- Problem
Whenever the word "this" turns up in a line below, that line should be copied.

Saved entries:
----------
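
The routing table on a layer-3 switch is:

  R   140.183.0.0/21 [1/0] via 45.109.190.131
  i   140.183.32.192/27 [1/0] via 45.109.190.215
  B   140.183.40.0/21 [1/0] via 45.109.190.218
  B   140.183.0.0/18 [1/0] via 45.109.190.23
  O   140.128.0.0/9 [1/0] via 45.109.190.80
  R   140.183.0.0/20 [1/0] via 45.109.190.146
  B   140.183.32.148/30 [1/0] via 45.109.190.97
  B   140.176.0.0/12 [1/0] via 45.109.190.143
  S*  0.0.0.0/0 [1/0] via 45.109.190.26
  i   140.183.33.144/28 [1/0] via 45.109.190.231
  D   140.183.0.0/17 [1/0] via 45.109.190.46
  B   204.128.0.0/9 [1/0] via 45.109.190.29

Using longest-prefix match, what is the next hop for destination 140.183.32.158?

Routes whose prefix contains 140.183.32.158:
  0.0.0.0/0 (default, matches everything) -> 45.109.190.26
  140.128.0.0/9 (140.128.0.0 - 140.255.255.255) -> 45.109.190.80
  140.176.0.0/12 (140.176.0.0 - 140.191.255.255) -> 45.109.190.143
  140.183.0.0/17 (140.183.0.0 - 140.183.127.255) -> 45.109.190.46
  140.183.0.0/18 (140.183.0.0 - 140.183.63.255) -> 45.109.190.23
More-specific entries that do NOT match:
  140.183.32.148/30 (140.183.32.148 - 140.183.32.151) does not contain 140.183.32.158
  140.183.33.144/28 (140.183.33.144 - 140.183.33.159) does not contain 140.183.32.158
  140.183.32.192/27 (140.183.32.192 - 140.183.32.223) does not contain 140.183.32.158
  140.183.0.0/21 (140.183.0.0 - 140.183.7.255) does not contain 140.183.32.158
  140.183.40.0/21 (140.183.40.0 - 140.183.47.255) does not contain 140.183.32.158
  140.183.0.0/20 (140.183.0.0 - 140.183.15.255) does not contain 140.183.32.158
Longest matching prefix is /18 -> next hop 45.109.190.23.

45.109.190.23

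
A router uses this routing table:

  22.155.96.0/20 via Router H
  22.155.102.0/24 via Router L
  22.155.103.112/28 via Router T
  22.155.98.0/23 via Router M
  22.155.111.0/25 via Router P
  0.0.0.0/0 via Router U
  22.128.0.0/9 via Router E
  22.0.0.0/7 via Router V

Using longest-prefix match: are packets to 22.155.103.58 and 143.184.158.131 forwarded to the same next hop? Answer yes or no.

no

22.155.103.58: longest match 22.155.96.0/20 -> Router H
143.184.158.131: longest match 0.0.0.0/0 -> Router U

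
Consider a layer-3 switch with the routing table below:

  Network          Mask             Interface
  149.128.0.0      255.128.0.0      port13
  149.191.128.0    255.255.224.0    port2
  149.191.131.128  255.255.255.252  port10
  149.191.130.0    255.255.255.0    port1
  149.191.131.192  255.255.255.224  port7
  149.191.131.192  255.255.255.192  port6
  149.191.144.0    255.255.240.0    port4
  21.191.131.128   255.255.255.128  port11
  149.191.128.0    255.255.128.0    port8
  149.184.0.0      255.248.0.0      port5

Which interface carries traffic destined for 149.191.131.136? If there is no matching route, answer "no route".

port2

Routes whose prefix contains 149.191.131.136:
  149.128.0.0/9 (149.128.0.0 - 149.255.255.255) -> port13
  149.184.0.0/13 (149.184.0.0 - 149.191.255.255) -> port5
  149.191.128.0/17 (149.191.128.0 - 149.191.255.255) -> port8
  149.191.128.0/19 (149.191.128.0 - 149.191.159.255) -> port2
More-specific entries that do NOT match:
  149.191.131.128/30 (149.191.131.128 - 149.191.131.131) does not contain 149.191.131.136
  149.191.131.192/27 (149.191.131.192 - 149.191.131.223) does not contain 149.191.131.136
  149.191.131.192/26 (149.191.131.192 - 149.191.131.255) does not contain 149.191.131.136
  21.191.131.128/25 (21.191.131.128 - 21.191.131.255) does not contain 149.191.131.136
  149.191.130.0/24 (149.191.130.0 - 149.191.130.255) does not contain 149.191.131.136
  149.191.144.0/20 (149.191.144.0 - 149.191.159.255) does not contain 149.191.131.136
Longest matching prefix is /19 -> interface port2.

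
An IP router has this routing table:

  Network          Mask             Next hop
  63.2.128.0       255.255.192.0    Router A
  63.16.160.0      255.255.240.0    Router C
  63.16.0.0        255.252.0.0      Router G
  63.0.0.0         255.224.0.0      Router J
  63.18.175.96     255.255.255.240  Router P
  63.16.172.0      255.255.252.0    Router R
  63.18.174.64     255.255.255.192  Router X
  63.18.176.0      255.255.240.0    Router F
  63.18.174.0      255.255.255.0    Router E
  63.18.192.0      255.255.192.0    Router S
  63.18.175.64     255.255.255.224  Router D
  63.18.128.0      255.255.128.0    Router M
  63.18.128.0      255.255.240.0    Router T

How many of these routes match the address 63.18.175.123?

3

Prefixes containing 63.18.175.123:
  63.0.0.0/11 (63.0.0.0 - 63.31.255.255)
  63.16.0.0/14 (63.16.0.0 - 63.19.255.255)
  63.18.128.0/17 (63.18.128.0 - 63.18.255.255)
Total matching entries: 3.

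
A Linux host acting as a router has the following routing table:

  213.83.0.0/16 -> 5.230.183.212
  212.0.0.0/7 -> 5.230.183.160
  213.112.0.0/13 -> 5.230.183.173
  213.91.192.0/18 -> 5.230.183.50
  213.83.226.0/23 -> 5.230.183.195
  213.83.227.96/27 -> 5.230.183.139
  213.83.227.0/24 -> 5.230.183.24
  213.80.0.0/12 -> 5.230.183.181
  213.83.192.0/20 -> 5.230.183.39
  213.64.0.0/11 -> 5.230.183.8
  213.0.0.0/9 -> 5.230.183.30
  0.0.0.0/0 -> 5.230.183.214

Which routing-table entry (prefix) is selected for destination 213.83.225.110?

Entries matching 213.83.225.110:
  0.0.0.0/0 (default, matches everything)
  212.0.0.0/7 (212.0.0.0 - 213.255.255.255)
  213.0.0.0/9 (213.0.0.0 - 213.127.255.255)
  213.64.0.0/11 (213.64.0.0 - 213.95.255.255)
  213.80.0.0/12 (213.80.0.0 - 213.95.255.255)
  213.83.0.0/16 (213.83.0.0 - 213.83.255.255)
Most specific is 213.83.0.0/16.

213.83.0.0/16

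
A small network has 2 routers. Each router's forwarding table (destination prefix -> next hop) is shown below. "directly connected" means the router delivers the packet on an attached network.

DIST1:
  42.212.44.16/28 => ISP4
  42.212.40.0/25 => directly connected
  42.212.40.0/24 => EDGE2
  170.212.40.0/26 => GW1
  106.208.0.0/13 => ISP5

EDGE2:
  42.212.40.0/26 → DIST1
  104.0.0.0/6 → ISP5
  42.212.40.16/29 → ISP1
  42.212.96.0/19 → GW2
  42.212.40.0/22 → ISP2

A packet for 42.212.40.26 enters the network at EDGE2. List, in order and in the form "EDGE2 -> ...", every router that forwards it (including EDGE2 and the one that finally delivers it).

At EDGE2: longest match for 42.212.40.26 is 42.212.40.0/26 -> DIST1
At DIST1: longest match for 42.212.40.26 is 42.212.40.0/25 -> directly connected

EDGE2 -> DIST1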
----------
- Solution to the problem
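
A router uses this routing table:
An IP router has this routing table: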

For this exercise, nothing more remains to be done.